*** DATA TO PROCESS Section Begins ***

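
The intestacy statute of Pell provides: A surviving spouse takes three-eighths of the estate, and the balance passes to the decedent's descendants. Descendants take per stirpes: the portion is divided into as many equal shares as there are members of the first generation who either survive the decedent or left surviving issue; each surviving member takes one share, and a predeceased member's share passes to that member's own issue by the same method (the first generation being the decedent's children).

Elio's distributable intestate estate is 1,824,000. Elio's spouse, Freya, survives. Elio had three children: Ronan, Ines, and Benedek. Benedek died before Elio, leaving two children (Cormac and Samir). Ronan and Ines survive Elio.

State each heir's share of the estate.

Freya takes three-eighths of 1,824,000 = 684,000. The remaining 1,140,000 passes to the descendants.
The descendants' portion (1,140,000) is divided into 3 shares of 380,000: Ronan and Ines each take 380,000; Benedek's 380,000 share passes to Benedek's issue.
Benedek's share (380,000) is divided into 2 shares of 190,000: Cormac and Samir each take 190,000.

Freya: 684,000; Ronan: 380,000; Ines: 380,000; Cormac: 190,000; Samir: 190,000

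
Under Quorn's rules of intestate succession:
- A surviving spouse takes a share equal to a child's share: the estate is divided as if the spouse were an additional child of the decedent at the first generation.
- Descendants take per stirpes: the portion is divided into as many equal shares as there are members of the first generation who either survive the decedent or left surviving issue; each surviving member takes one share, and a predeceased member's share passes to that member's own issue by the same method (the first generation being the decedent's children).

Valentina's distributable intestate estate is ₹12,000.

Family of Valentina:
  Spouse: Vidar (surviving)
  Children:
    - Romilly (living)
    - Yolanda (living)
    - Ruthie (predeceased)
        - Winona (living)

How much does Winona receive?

The spouse counts as an additional share at the children's level, so there are 4 primary shares of ₹3,000. Vidar takes one such share (₹3,000).
The children's combined portion (₹9,000) is divided into 3 shares of ₹3,000: Romilly and Yolanda each take ₹3,000; Ruthie's ₹3,000 share passes to Ruthie's issue.
Ruthie's share (₹3,000) passes entirely to Winona.

Winona receives ₹3,000.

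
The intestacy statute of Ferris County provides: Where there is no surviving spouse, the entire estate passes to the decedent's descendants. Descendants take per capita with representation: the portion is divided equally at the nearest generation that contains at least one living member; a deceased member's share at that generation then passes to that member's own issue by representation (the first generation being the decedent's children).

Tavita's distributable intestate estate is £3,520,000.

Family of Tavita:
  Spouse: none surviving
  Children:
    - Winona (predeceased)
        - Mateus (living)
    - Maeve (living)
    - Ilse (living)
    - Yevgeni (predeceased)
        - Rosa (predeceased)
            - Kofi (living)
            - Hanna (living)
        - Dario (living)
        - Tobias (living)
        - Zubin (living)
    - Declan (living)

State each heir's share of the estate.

Mateus: £704,000; Maeve: £704,000; Ilse: £704,000; Kofi: £88,000; Hanna: £88,000; Dario: £176,000; Tobias: £176,000; Zubin: £176,000; Declan: £704,000

The entire £3,520,000 passes to the descendants.
That amount (£3,520,000) is divided into 5 shares of £704,000: Maeve, Ilse, and Declan each take £704,000; Winona's £704,000 share passes to Winona's issue; Yevgeni's £704,000 share passes to Yevgeni's issue.
Winona's share (£704,000) passes entirely to Mateus.
Yevgeni's share (£704,000) is divided into 4 shares of £176,000: Dario, Tobias, and Zubin each take £176,000; Rosa's £176,000 share passes to Rosa's issue.
Rosa's share (£176,000) is divided into 2 shares of £88,000: Kofi and Hanna each take £88,000.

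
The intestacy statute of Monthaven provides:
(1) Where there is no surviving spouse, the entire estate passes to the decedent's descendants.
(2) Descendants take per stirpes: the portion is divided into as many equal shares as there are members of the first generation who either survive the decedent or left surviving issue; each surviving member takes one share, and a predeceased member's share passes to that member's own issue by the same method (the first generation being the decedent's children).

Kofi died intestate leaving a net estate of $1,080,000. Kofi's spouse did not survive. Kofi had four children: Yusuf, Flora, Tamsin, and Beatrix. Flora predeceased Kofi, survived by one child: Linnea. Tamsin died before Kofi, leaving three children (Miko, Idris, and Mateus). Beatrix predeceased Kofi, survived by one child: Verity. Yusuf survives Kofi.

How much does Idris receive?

Idris receives $90,000.

The entire $1,080,000 passes to the descendants.
That amount ($1,080,000) is divided into 4 shares of $270,000: Yusuf takes $270,000; Flora's $270,000 share passes to Flora's issue; Tamsin's $270,000 share passes to Tamsin's issue; Beatrix's $270,000 share passes to Beatrix's issue.
Flora's share ($270,000) passes entirely to Linnea.
Tamsin's share ($270,000) is divided into 3 shares of $90,000: Miko, Idris, and Mateus each take $90,000.
Beatrix's share ($270,000) passes entirely to Verity.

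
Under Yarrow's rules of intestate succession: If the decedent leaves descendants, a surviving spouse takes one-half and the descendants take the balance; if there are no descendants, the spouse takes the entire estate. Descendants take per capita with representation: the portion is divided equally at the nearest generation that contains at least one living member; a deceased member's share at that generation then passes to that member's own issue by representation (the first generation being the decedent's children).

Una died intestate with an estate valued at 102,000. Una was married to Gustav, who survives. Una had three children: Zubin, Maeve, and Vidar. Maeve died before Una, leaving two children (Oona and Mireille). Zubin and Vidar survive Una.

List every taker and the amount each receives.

Gustav: 51,000; Zubin: 17,000; Oona: 8,500; Mireille: 8,500; Vidar: 17,000

Gustav takes one-half of 102,000 = 51,000. The remaining 51,000 passes to the descendants.
The descendants' portion (51,000) is divided into 3 shares of 17,000: Zubin and Vidar each take 17,000; Maeve's 17,000 share passes to Maeve's issue.
Maeve's share (17,000) is divided into 2 shares of 8,500: Oona and Mireille each take 8,500.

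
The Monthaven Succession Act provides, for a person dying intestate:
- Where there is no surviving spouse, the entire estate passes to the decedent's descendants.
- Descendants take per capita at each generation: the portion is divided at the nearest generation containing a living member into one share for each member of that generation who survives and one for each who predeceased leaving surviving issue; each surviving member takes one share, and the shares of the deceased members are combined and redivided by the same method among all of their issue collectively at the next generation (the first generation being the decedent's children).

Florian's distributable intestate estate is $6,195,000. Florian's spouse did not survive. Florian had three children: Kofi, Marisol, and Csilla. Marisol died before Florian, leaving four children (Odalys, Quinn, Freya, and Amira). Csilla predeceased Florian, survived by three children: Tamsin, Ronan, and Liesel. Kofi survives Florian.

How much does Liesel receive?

Liesel receives $590,000.

The entire $6,195,000 passes to the descendants.
That amount ($6,195,000) is divided at the children's generation into 3 shares of $2,065,000. Kofi takes $2,065,000. The 2 shares of the deceased (Marisol and Csilla) are combined into a pool of $4,130,000.
That pool ($4,130,000) is divided at the grandchildren's generation equally among Odalys, Quinn, Freya, Amira, Tamsin, Ronan, and Liesel: $590,000 each.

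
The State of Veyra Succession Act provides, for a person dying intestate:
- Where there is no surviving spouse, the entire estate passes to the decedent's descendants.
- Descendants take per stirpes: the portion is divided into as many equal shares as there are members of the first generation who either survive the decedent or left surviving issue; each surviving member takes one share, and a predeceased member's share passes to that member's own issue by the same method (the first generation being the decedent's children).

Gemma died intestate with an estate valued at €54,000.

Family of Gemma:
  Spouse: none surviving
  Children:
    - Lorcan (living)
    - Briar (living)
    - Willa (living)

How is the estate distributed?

Lorcan: €18,000; Briar: €18,000; Willa: €18,000

The entire €54,000 passes to the descendants.
That amount (€54,000) is divided into 3 shares of €18,000: Lorcan, Briar, and Willa each take €18,000.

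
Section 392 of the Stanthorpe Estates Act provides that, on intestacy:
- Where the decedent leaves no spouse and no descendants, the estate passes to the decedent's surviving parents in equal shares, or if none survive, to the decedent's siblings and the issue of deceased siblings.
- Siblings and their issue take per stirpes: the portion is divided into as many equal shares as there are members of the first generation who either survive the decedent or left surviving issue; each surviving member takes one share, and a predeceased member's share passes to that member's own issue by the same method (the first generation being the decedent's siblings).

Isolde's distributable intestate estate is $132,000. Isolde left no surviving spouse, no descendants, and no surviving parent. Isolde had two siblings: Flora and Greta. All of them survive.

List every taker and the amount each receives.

Flora: $66,000; Greta: $66,000

The entire $132,000 passes to the siblings and their issue.
That amount ($132,000) is divided into 2 shares of $66,000: Flora and Greta each take $66,000.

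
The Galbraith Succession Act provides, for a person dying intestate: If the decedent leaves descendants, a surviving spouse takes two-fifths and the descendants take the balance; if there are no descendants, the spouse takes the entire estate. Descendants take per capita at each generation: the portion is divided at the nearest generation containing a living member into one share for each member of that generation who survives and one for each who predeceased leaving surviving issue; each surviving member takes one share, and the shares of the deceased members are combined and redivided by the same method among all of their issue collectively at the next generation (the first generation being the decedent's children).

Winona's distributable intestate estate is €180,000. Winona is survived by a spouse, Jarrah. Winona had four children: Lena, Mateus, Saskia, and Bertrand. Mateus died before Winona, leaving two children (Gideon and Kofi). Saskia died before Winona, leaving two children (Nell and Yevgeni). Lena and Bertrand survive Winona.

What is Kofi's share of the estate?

Kofi receives €13,500.

Jarrah takes two-fifths of €180,000 = €72,000. The remaining €108,000 passes to the descendants.
The descendants' portion (€108,000) is divided at the children's generation into 4 shares of €27,000. Lena and Bertrand each take €27,000. The 2 shares of the deceased (Mateus and Saskia) are combined into a pool of €54,000.
That pool (€54,000) is divided at the grandchildren's generation equally among Gideon, Kofi, Nell, and Yevgeni: €13,500 each.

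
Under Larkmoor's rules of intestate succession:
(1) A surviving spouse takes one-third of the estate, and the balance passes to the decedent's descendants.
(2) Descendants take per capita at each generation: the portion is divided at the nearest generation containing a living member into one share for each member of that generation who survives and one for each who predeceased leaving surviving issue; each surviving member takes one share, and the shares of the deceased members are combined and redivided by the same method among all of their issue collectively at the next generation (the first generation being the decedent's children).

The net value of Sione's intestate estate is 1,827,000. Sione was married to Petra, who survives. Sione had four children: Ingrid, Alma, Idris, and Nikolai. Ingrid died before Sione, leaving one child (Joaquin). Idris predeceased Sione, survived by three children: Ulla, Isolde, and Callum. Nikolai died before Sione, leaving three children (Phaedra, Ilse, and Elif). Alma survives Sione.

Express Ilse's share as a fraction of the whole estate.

Ilse receives 1/14 of the estate.

Petra takes one-third of 1,827,000 = 609,000. The remaining 1,218,000 passes to the descendants.
The descendants' portion (1,218,000) is divided at the children's generation into 4 shares of 304,500. Alma takes 304,500. The 3 shares of the deceased (Ingrid, Idris, and Nikolai) are combined into a pool of 913,500.
That pool (913,500) is divided at the grandchildren's generation equally among Joaquin, Ulla, Isolde, Callum, Phaedra, Ilse, and Elif: 130,500 each.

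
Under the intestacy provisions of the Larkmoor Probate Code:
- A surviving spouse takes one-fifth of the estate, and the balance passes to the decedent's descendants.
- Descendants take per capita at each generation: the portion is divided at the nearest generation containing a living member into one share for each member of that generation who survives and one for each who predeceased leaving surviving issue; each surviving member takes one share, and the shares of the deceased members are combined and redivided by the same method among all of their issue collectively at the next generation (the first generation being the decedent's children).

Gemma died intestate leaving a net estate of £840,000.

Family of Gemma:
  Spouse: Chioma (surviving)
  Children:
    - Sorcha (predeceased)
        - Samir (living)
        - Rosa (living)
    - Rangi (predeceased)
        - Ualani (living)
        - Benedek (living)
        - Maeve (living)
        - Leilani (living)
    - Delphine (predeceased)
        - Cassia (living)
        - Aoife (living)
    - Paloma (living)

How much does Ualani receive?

Ualani receives £63,000.

Chioma takes one-fifth of £840,000 = £168,000. The remaining £672,000 passes to the descendants.
The descendants' portion (£672,000) is divided at the children's generation into 4 shares of £168,000. Paloma takes £168,000. The 3 shares of the deceased (Sorcha, Rangi, and Delphine) are combined into a pool of £504,000.
That pool (£504,000) is divided at the grandchildren's generation equally among Samir, Rosa, Ualani, Benedek, Maeve, Leilani, Cassia, and Aoife: £63,000 each.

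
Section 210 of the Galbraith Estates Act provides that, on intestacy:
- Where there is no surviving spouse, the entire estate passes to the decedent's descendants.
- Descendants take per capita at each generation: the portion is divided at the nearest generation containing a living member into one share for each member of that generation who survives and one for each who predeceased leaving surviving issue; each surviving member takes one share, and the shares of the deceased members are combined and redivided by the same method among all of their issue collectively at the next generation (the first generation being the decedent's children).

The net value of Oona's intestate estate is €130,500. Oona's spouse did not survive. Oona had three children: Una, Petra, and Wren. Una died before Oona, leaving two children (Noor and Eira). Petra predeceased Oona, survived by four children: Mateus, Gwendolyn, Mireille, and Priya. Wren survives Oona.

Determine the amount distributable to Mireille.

Mireille receives €14,500.

The entire €130,500 passes to the descendants.
That amount (€130,500) is divided at the children's generation into 3 shares of €43,500. Wren takes €43,500. The 2 shares of the deceased (Una and Petra) are combined into a pool of €87,000.
That pool (€87,000) is divided at the grandchildren's generation equally among Noor, Eira, Mateus, Gwendolyn, Mireille, and Priya: €14,500 each.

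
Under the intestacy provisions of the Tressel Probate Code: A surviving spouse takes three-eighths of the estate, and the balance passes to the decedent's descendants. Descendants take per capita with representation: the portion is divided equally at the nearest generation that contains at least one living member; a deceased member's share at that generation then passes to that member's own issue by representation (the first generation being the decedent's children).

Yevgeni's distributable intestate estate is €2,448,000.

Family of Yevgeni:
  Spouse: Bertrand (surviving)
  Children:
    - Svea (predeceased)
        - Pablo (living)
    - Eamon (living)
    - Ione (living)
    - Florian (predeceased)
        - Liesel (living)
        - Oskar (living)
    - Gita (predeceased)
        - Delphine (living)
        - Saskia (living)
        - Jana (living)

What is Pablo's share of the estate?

Pablo receives €306,000.

Bertrand takes three-eighths of €2,448,000 = €918,000. The remaining €1,530,000 passes to the descendants.
The descendants' portion (€1,530,000) is divided into 5 shares of €306,000: Eamon and Ione each take €306,000; Svea's €306,000 share passes to Svea's issue; Florian's €306,000 share passes to Florian's issue; Gita's €306,000 share passes to Gita's issue.
Svea's share (€306,000) passes entirely to Pablo.
Florian's share (€306,000) is divided into 2 shares of €153,000: Liesel and Oskar each take €153,000.
Gita's share (€306,000) is divided into 3 shares of €102,000: Delphine, Saskia, and Jana each take €102,000.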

*** DATA TO PROCESS Section Ends ***

Look above for the line containing "- Ualani (living)". Output from there through the line containing "- Paloma (living)", exactly and inclusively.

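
        - Ualani (living)
        - Benedek (living)
        - Maeve (living)
        - Leilani (living)
    - Delphine (predeceased)
        - Cassia (living)
        - Aoife (living)
    - Paloma (living)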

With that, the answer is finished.